§ Problem: Once you find the line containing "How many integers", please retype it and every line after it to the end of the entries, exactly and with nothing added.

Saved entries
════════════════════

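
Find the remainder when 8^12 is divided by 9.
Use repeated squaring. Binary(12) = 1100. Walk through the bits of the exponent 12 left-to-right: at each bit after the leading one, square the running value, then multiply by 8 if the bit is 1 (always reducing mod 9):
  bit 1 = 1 (leading): start with 8.
  bit 2 = 1: square 8^2 = 64 ≡ 1; bit is 1, so multiply 1·8 = 8 (mod 9).
  bit 3 = 0: square 8^2 = 64 ≡ 1 (mod 9).
  bit 4 = 0: square 1^2 = 1 (mod 9).
Final value: 8^12 ≡ 1 (mod 9).

Final answer: 1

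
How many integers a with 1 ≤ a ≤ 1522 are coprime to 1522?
The number of a ∈ {1, ..., 1522} with gcd(a, 1522) = 1 is by definition Euler's totient φ(1522). φ is multiplicative, with φ(p^e) = p^e − p^(e−1). Factorise 1522 = 2 · 761. Then
  φ(1522) = (2 − 1) · (761 − 1) = 1 · 760 = 760.
So there are 760 such integers.

Final answer: 760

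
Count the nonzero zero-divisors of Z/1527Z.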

════════════════════

§ Response area:
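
How many integers a with 1 ≤ a ≤ 1522 are coprime to 1522?
The number of a ∈ {1, ..., 1522} with gcd(a, 1522) = 1 is by definition Euler's totient φ(1522). φ is multiplicative, with φ(p^e) = p^e − p^(e−1). Factorise 1522 = 2 · 761. Then
  φ(1522) = (2 − 1) · (761 − 1) = 1 · 760 = 760.
So there are 760 such integers.

Final answer: 760

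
Count the nonzero zero-divisors of Z/1527Z.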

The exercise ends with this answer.